**WORK ORDER:** Go through the entries below and return every line that contains "mark".

[Saved entries]
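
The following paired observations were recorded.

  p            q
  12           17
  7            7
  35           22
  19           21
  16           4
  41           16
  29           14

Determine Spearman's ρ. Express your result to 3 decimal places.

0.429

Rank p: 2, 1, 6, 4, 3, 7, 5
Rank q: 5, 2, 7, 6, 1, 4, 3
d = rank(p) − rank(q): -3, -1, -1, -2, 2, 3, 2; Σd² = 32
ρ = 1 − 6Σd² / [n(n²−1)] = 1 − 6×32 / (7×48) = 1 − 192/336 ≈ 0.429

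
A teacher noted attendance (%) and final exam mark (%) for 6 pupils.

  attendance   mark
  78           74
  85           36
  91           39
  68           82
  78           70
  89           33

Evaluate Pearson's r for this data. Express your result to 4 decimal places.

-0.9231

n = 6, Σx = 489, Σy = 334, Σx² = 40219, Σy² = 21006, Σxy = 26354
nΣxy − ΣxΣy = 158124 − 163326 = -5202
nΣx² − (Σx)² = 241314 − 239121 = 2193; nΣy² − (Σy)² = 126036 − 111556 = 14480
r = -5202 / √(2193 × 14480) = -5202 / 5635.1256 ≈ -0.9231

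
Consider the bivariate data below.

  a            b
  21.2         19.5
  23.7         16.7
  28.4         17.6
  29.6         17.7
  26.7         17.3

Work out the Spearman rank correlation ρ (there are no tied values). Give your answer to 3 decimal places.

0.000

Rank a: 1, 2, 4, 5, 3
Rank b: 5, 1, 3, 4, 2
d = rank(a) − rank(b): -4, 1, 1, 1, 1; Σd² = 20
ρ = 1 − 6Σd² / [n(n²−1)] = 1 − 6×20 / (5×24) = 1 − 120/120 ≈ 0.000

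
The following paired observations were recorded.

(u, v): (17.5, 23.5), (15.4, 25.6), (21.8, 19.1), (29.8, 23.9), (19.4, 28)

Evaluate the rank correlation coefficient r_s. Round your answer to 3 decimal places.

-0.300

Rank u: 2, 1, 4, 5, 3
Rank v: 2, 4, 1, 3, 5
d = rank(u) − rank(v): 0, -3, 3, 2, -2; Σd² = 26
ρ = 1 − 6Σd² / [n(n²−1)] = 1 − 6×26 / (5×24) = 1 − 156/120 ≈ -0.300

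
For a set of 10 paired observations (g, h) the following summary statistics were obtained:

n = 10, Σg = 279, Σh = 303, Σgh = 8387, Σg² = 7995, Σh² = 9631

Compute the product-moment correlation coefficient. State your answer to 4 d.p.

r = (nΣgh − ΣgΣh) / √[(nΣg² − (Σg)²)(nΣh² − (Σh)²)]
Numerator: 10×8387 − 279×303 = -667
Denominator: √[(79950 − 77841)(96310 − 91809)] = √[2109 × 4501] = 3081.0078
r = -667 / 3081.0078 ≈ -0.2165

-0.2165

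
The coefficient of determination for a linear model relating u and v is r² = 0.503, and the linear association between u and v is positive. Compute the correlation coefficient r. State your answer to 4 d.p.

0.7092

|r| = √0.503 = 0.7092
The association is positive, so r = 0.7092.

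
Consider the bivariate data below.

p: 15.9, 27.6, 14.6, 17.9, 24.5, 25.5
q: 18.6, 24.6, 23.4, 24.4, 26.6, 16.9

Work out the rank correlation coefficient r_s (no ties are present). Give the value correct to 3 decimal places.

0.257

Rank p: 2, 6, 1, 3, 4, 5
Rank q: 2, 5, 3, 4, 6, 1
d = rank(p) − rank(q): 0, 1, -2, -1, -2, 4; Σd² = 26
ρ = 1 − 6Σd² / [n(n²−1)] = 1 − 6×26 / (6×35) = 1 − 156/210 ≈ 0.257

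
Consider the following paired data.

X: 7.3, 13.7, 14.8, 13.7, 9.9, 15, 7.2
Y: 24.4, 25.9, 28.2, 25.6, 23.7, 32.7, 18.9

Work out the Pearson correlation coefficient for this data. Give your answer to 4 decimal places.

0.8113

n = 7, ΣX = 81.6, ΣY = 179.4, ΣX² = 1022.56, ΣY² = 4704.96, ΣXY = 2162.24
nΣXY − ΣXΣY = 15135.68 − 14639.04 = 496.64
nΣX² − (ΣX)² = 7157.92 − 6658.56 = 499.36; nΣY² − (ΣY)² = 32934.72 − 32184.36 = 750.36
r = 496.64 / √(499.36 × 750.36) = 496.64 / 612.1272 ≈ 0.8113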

**EXERCISE SOLUTION:**
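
A teacher noted attendance (%) and final exam mark (%) for 6 pupils.
  attendance   mark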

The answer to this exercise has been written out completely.